• What to produce:
Return a copy of each line in the listing that includes the word "order".

============

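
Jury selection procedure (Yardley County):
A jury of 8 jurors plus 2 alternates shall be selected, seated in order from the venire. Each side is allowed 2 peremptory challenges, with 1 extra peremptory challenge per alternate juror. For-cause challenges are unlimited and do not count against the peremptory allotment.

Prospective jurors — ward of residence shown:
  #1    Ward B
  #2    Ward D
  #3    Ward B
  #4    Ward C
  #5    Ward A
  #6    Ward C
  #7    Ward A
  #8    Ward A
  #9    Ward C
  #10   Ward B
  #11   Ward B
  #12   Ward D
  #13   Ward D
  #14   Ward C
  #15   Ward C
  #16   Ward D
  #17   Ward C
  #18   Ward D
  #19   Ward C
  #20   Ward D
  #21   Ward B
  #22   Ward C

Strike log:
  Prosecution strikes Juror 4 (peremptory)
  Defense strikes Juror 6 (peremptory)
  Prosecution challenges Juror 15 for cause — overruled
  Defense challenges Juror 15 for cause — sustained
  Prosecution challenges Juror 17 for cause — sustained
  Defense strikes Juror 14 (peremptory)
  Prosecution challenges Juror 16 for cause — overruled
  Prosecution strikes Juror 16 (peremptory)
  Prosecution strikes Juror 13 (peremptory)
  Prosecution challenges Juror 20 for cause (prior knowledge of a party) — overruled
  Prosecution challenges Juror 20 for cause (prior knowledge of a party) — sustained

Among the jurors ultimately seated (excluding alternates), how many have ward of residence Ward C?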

============

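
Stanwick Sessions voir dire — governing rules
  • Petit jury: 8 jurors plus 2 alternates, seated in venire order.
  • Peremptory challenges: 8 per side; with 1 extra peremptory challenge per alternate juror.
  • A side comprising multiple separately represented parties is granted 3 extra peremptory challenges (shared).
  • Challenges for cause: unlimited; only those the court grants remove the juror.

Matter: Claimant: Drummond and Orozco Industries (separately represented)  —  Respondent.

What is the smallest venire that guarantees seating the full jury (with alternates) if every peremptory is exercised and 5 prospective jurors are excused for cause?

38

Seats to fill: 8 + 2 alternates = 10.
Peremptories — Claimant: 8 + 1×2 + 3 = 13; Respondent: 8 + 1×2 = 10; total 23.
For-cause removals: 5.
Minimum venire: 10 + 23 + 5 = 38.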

============

• Solution to this exercise:
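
A jury of 8 jurors plus 2 alternates shall be selected, seated in order from the venire. Each side is allowed 2 peremptory challenges, with 1 extra peremptory challenge per alternate juror. For-cause challenges are unlimited and do not count against the peremptory allotment.
  • Petit jury: 8 jurors plus 2 alternates, seated in venire order.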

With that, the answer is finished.